++++ DATA

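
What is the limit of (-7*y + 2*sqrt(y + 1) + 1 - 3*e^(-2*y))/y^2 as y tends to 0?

Substitution gives 0/0 (the numerator vanishes to order 2).
Expand each term to order y^2: the coefficient of y^2 in -3·e^(-2y) is -6 and in 2·√(1 + y) is -1/4.
Lower-order terms cancel with the polynomial part, so the numerator is (-25/4)·y^2 + o(y^2), and the limit is (-25/4)/(1) = -25/4.

-25/4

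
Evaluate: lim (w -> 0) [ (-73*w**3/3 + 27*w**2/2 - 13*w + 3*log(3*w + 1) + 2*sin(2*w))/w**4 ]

-243/4

Substitution gives 0/0 (the numerator vanishes to order 4).
Expand each term to order w^4: the coefficient of w^4 in 2·sin(2w) is 0 and in 3·ln(1 + 3w) is -243/4.
Lower-order terms cancel with the polynomial part, so the numerator is (-243/4)·w^4 + o(w^4), and the limit is (-243/4)/(1) = -243/4.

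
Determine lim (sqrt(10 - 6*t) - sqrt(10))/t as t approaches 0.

-3*√(10)/10

A 0/0 form; rationalise with √(10 - 6t) + √10. This collapses the numerator to -6t, leaving -6/(√(10 - 6t) + √10) → -6/(2√10) = -3*√(10)/10.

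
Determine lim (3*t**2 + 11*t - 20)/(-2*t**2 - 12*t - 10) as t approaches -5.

Since t = -5 makes numerator and denominator zero, (t + 5) divides both.
Cancelling it gives (3*t - 4)/(-2*t - 2); now plug in t = -5 to get -19/8.

-19/8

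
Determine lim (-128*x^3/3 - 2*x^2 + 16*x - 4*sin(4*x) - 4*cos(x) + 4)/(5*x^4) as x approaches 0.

-1/30

Substitution gives 0/0; apply L'Hôpital's rule 4 times.
After differentiating numerator and denominator 4 times the quotient is (-1024*sin(4*x) - 4*cos(x))/(120); at x = 0 this is -1/30.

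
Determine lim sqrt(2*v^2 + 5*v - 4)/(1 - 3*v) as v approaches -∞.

For large |v|, √(2*v^2 + 5*v - 4) ≈ √2·|v| and the denominator ≈ -3v.
Since v → −∞, |v| = −v, giving −√2/(-3) = √(2)/3.

√(2)/3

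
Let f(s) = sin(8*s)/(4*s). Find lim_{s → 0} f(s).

2

Substitution gives 0/0.
Write it as (8/4)·sin(8s)/(8s); since sin(u)/u → 1, the limit is 2.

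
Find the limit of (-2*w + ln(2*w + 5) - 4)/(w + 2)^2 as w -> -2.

Direct substitution gives 0/0.
Apply L'Hôpital: lim (-2 + 2/(2*w + 5))/(2*w + 4), still 0/0.
After 2 applications of L'Hôpital's rule the quotient is (-4/(2*w + 5)^2)/(2); substituting w = -2 gives -2.

-2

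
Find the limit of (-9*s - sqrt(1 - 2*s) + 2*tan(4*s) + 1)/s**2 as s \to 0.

1/2

Substitution gives 0/0; apply L'Hôpital's rule 2 times.
After differentiating numerator and denominator 2 times the quotient is (64*tan(4*s)/cos(4*s)^2 + (1 - 2*s)^(-3/2))/(2); at s = 0 this is 1/2.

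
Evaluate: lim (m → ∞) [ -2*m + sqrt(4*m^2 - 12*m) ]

This has the form ∞ − ∞. Multiply and divide by the conjugate √(4*m^2 - 12*m) + 2m.
That gives (-12m) / (√(4*m^2 - 12*m) + 2m).
Divide numerator and denominator by m: the limit is -12/(2·2) = -3.

-3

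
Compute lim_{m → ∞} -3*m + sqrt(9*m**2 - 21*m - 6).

-7/2

This has the form ∞ − ∞. Multiply and divide by the conjugate √(9*m^2 - 21*m - 6) + 3m.
That gives (-21m - 6) / (√(9*m^2 - 21*m - 6) + 3m).
Divide numerator and denominator by m: the limit is -21/(2·3) = -7/2.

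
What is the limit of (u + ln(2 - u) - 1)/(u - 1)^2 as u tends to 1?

Direct substitution gives 0/0.
Apply L'Hôpital: lim (1 - 1/(2 - u))/(2*u - 2), still 0/0.
After 2 applications of L'Hôpital's rule the quotient is (-1/(2 - u)^2)/(2); substituting u = 1 gives -1/2.

-1/2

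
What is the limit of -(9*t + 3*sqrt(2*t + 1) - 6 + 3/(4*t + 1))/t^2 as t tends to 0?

Substitution gives 0/0 (the numerator vanishes to order 2).
Expand each term to order t^2: the coefficient of t^2 in 3·√(1 + 2t) is -3/2 and in 3·1/(1 + 4t) is 48.
Lower-order terms cancel with the polynomial part, so the numerator is (93/2)·t^2 + o(t^2), and the limit is (93/2)/(-1) = -93/2.

-93/2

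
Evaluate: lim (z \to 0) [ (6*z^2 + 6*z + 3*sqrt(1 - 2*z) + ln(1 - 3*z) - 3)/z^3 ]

-21/2

Substitution gives 0/0; apply L'Hôpital's rule 3 times.
After differentiating numerator and denominator 3 times the quotient is (54/(3*z - 1)^3 - 9/(1 - 2*z)^(5/2))/(6); at z = 0 this is -21/2.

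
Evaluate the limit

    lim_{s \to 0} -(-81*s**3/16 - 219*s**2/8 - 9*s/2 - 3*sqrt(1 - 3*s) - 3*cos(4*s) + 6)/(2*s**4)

2881/256

Substitution gives 0/0 (the numerator vanishes to order 4).
Expand each term to order s^4: the coefficient of s^4 in -3·√(1 - 3s) is 1215/128 and in -3·cos(4s) is -32.
Lower-order terms cancel with the polynomial part, so the numerator is (-2881/128)·s^4 + o(s^4), and the limit is (-2881/128)/(-2) = 2881/256.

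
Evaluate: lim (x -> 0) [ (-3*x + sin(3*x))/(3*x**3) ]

Direct substitution gives 0/0.
Apply L'Hôpital: lim (3*cos(3*x) - 3)/(9*x^2), still 0/0.
Apply L'Hôpital: lim (-9*sin(3*x))/(18*x), still 0/0.
After 3 applications of L'Hôpital's rule the quotient is (-27*cos(3*x))/(18); substituting x = 0 gives -3/2.

-3/2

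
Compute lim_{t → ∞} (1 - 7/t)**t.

e^(-7)

Let L be the limit and take ln: ln L = lim (t)·ln(1 - 7/t) = lim (t)·(-7/t + O(1/t²)) = -7.
Hence L = e^(-7).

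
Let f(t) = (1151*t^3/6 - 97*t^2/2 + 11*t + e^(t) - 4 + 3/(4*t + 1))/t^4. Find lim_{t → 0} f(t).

Substitution gives 0/0 (the numerator vanishes to order 4).
Expand each term to order t^4: the coefficient of t^4 in 3·1/(1 + 4t) is 768 and in e^(t) is 1/24.
Lower-order terms cancel with the polynomial part, so the numerator is (18433/24)·t^4 + o(t^4), and the limit is (18433/24)/(1) = 18433/24.

18433/24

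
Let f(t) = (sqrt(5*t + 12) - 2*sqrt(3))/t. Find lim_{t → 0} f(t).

5*√(3)/12

Substitution gives 0/0. Multiply numerator and denominator by the conjugate √(12 + 5t) + √12.
The numerator becomes (12 + 5t) − 12 = 5t, so the expression simplifies to 5/(√(12 + 5t) + √12).
Letting t → 0 gives 5/(2√12) = 5*√(3)/12.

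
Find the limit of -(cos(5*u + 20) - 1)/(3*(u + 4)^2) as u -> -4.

Direct substitution gives 0/0.
Apply L'Hôpital: lim (-5*sin(5*u + 20))/(-6*u - 24), still 0/0.
After 2 applications of L'Hôpital's rule the quotient is (-25*cos(5*u + 20))/(-6); substituting u = -4 gives 25/6.

25/6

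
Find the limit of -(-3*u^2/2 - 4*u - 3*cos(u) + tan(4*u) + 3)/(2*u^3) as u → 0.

Substitution gives 0/0 (the numerator vanishes to order 3).
Expand each term to order u^3: the coefficient of u^3 in tan(4u) is 64/3 and in -3·cos(u) is 0.
Lower-order terms cancel with the polynomial part, so the numerator is (64/3)·u^3 + o(u^3), and the limit is (64/3)/(-2) = -32/3.

-32/3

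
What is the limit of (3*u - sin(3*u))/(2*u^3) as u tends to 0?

9/4

Direct substitution gives 0/0.
Apply L'Hôpital: lim (3 - 3*cos(3*u))/(6*u^2), still 0/0.
Apply L'Hôpital: lim (9*sin(3*u))/(12*u), still 0/0.
After 3 applications of L'Hôpital's rule the quotient is (27*cos(3*u))/(12); substituting u = 0 gives 9/4.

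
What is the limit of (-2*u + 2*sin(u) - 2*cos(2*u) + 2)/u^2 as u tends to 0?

Substitution gives 0/0; apply L'Hôpital's rule 2 times.
After differentiating numerator and denominator 2 times the quotient is (-2*sin(u) + 8*cos(2*u))/(2); at u = 0 this is 4.

4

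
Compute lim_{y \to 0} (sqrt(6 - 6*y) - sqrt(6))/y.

-√(6)/2

Substitution gives 0/0. Multiply numerator and denominator by the conjugate √(6 - 6y) + √6.
The numerator becomes (6 - 6y) − 6 = -6y, so the expression simplifies to -6/(√(6 - 6y) + √6).
Letting y → 0 gives -6/(2√6) = -√(6)/2.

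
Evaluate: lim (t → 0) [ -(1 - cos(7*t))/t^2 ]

-49/2

Substitution gives 0/0.
Use (1 − cos u)/u² → 1/2 with u = 7t: the limit is 7²/(2·(-1)) = -49/2.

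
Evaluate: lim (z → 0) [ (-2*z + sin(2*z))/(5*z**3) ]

Direct substitution gives 0/0.
Apply L'Hôpital: lim (2*cos(2*z) - 2)/(15*z^2), still 0/0.
Apply L'Hôpital: lim (-4*sin(2*z))/(30*z), still 0/0.
After 3 applications of L'Hôpital's rule the quotient is (-8*cos(2*z))/(30); substituting z = 0 gives -4/15.

-4/15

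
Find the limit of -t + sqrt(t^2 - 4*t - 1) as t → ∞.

This has the form ∞ − ∞. Multiply and divide by the conjugate √(t^2 - 4*t - 1) + t.
That gives (-4t - 1) / (√(t^2 - 4*t - 1) + t).
Divide numerator and denominator by t: the limit is -4/(2·1) = -2.

-2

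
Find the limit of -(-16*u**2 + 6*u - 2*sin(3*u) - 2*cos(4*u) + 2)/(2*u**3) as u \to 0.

-9/2

Substitution gives 0/0; apply L'Hôpital's rule 3 times.
After differentiating numerator and denominator 3 times the quotient is (-128*sin(4*u) + 54*cos(3*u))/(-12); at u = 0 this is -9/2.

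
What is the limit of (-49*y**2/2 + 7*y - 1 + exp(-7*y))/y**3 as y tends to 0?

-343/6

Direct substitution gives 0/0.
Apply L'Hôpital: lim (-49*y + 7 - 7*e^(-7*y))/(3*y^2), still 0/0.
Apply L'Hôpital: lim (-49 + 49*e^(-7*y))/(6*y), still 0/0.
After 3 applications of L'Hôpital's rule the quotient is (-343*e^(-7*y))/(6); substituting y = 0 gives -343/6.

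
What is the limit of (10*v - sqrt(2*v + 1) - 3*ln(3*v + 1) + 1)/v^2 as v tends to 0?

14

Substitution gives 0/0 (the numerator vanishes to order 2).
Expand each term to order v^2: the coefficient of v^2 in −√(1 + 2v) is 1/2 and in -3·ln(1 + 3v) is 27/2.
Lower-order terms cancel with the polynomial part, so the numerator is (14)·v^2 + o(v^2), and the limit is (14)/(1) = 14.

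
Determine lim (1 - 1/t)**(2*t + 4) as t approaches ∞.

e^(-2)

Write it as [(1 - 1/t)^t]^(2) · (1 - 1/t)^(4). The bracketed term tends to e^(-1) and the second factor to 1, so the limit is e^(-2).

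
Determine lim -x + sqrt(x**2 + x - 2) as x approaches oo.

1/2

This has the form ∞ − ∞. Multiply and divide by the conjugate √(x^2 + x - 2) + x.
That gives (x - 2) / (√(x^2 + x - 2) + x).
Divide numerator and denominator by x: the limit is 1/(2·1) = 1/2.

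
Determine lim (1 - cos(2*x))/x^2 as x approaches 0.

2

Substitution gives 0/0.
Use (1 − cos u)/u² → 1/2 with u = 2x: the limit is 2²/(2·1) = 2.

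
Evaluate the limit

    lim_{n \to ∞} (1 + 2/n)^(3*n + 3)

e^(6)

The base → 1 and the exponent → ∞: a 1^∞ form.
Take logarithms: (3n + 3)·ln(1 + 2/n). Since ln(1+u) ~ u for small u, this behaves like (3n)·(2/n) → 6.
So the limit is e^(6).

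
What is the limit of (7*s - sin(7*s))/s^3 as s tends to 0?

343/6

Direct substitution gives 0/0.
Apply L'Hôpital: lim (7 - 7*cos(7*s))/(3*s^2), still 0/0.
Apply L'Hôpital: lim (49*sin(7*s))/(6*s), still 0/0.
After 3 applications of L'Hôpital's rule the quotient is (343*cos(7*s))/(6); substituting s = 0 gives 343/6.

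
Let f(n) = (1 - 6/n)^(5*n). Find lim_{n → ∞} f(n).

The base → 1 and the exponent → ∞: a 1^∞ form.
Take logarithms: (5n)·ln(1 - 6/n). Since ln(1+u) ~ u for small u, this behaves like (5n)·(-6/n) → -30.
So the limit is e^(-30).

e^(-30)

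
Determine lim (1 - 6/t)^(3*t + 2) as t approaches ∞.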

++++++++

- EXERCISE GOAL
Write out, exactly as they appear, the lines from the one containing "Let f(n) = (1" through the last line of the records above, both included, and nothing more.

- WRITTEN REPLY
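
Let f(n) = (1 - 6/n)^(5*n). Find lim_{n → ∞} f(n).

The base → 1 and the exponent → ∞: a 1^∞ form.
Take logarithms: (5n)·ln(1 - 6/n). Since ln(1+u) ~ u for small u, this behaves like (5n)·(-6/n) → -30.
So the limit is e^(-30).

e^(-30)

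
Determine lim (1 - 6/t)^(3*t + 2) as t approaches ∞.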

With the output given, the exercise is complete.